◆ EXERCISE INPUTS

....................

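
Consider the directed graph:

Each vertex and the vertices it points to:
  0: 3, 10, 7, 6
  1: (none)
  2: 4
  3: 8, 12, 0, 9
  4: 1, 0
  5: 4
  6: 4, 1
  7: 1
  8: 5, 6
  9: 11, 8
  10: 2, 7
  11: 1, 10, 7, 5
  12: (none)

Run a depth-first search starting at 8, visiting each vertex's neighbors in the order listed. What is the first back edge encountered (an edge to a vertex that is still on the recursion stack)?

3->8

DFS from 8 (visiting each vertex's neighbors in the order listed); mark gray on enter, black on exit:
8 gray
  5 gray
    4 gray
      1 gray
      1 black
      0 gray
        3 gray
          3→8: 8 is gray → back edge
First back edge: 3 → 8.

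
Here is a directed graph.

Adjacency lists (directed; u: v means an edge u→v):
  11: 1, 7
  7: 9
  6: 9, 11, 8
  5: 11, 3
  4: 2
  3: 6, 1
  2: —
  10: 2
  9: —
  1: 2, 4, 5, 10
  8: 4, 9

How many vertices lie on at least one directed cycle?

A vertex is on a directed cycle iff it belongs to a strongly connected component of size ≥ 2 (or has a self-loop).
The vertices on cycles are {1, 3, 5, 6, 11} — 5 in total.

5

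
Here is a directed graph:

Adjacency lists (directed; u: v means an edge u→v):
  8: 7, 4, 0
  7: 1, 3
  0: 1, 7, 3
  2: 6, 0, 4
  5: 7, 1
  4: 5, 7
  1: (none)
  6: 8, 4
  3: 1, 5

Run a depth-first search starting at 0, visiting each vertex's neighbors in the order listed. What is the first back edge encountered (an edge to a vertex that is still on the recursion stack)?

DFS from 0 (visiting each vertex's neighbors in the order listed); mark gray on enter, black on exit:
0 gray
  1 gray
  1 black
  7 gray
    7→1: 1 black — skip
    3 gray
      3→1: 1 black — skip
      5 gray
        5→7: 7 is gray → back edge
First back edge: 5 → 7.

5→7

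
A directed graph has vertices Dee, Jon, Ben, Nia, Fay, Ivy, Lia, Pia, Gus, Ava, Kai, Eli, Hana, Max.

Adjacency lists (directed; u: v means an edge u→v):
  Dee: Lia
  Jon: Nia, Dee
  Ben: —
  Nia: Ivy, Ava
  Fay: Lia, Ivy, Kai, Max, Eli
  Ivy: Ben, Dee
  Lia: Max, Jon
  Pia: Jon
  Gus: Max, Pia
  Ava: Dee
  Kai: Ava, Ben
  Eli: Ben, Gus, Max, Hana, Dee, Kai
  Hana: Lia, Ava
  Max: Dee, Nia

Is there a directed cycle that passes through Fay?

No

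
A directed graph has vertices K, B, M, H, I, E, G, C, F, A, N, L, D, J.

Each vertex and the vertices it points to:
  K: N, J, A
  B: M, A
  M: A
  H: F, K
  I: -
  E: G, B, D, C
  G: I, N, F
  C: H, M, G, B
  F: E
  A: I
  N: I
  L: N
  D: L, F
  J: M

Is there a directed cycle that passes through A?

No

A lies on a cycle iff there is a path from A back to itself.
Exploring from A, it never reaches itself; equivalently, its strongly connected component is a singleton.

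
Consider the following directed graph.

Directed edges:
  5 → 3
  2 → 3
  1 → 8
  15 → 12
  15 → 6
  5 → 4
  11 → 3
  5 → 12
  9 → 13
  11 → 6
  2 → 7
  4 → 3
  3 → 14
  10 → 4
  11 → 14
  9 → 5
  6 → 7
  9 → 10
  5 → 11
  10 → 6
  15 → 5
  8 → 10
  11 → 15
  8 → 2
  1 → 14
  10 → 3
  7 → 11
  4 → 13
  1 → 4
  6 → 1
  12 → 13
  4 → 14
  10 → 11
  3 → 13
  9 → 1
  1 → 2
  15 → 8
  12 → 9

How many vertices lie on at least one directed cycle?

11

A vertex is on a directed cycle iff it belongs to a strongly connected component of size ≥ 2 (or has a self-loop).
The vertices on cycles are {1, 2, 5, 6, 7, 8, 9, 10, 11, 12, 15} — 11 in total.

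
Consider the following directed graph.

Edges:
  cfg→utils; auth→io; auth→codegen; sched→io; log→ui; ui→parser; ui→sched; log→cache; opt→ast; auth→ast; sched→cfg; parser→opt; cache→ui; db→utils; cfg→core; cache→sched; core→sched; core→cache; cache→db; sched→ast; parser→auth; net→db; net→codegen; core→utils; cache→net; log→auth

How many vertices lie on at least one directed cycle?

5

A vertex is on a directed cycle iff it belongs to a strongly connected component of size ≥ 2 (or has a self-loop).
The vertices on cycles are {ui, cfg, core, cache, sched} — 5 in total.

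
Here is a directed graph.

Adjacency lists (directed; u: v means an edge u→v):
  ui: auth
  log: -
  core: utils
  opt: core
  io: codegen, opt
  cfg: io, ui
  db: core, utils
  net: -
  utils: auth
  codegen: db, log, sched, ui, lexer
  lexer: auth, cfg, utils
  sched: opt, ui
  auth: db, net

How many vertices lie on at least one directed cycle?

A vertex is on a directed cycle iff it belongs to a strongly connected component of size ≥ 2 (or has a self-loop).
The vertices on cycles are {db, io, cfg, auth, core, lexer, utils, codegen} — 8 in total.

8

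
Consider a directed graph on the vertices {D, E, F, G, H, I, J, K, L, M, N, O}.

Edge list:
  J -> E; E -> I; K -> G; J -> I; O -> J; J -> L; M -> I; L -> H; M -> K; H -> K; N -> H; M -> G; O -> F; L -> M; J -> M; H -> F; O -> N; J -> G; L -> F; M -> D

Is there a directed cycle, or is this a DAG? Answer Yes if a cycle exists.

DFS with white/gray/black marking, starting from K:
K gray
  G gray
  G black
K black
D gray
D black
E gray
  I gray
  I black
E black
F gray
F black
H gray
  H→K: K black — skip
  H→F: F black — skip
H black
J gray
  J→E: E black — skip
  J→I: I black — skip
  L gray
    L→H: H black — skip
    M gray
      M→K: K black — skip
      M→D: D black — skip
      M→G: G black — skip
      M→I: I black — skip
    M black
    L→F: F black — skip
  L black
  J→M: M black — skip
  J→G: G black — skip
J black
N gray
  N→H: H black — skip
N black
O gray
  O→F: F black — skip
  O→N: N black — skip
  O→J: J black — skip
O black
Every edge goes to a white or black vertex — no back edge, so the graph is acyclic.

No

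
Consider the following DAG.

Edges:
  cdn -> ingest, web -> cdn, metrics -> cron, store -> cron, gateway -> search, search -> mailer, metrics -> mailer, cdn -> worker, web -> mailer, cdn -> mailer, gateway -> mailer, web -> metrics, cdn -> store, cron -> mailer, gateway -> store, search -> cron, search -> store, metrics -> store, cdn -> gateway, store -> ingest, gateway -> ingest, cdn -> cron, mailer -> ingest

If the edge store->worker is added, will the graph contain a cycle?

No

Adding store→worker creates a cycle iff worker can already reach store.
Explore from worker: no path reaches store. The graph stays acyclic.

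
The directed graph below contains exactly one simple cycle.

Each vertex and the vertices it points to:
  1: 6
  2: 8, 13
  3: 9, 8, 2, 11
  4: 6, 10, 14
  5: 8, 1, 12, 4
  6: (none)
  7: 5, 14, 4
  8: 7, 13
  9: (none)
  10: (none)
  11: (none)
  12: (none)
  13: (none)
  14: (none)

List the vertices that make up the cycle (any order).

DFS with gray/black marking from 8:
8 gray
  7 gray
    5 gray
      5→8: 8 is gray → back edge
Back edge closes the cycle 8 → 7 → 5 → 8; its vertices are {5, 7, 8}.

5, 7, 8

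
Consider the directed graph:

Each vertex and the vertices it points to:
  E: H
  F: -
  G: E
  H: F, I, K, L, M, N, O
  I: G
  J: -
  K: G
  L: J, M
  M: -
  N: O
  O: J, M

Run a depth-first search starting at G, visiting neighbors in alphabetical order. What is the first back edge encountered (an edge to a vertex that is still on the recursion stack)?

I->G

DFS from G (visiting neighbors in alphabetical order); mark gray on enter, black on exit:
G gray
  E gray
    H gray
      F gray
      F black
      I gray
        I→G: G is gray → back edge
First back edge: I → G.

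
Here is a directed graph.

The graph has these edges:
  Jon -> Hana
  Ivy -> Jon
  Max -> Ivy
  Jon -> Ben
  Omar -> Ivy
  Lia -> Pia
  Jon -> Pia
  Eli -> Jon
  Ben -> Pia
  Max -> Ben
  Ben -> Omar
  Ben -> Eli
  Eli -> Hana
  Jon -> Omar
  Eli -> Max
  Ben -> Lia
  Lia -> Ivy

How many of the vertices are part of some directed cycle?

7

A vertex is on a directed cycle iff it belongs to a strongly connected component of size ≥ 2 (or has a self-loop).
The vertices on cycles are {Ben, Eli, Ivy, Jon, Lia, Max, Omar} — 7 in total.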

....................

◆ WHAT THE TASK REQUIRES
Where a line of the listing holds the string "none", copy that line.

◆ ANSWER TO THIS TASK
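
  1: (none)
  12: (none)
  1: (none)
  6: (none)
  9: (none)
  10: (none)
  11: (none)
  12: (none)
  13: (none)
  14: (none)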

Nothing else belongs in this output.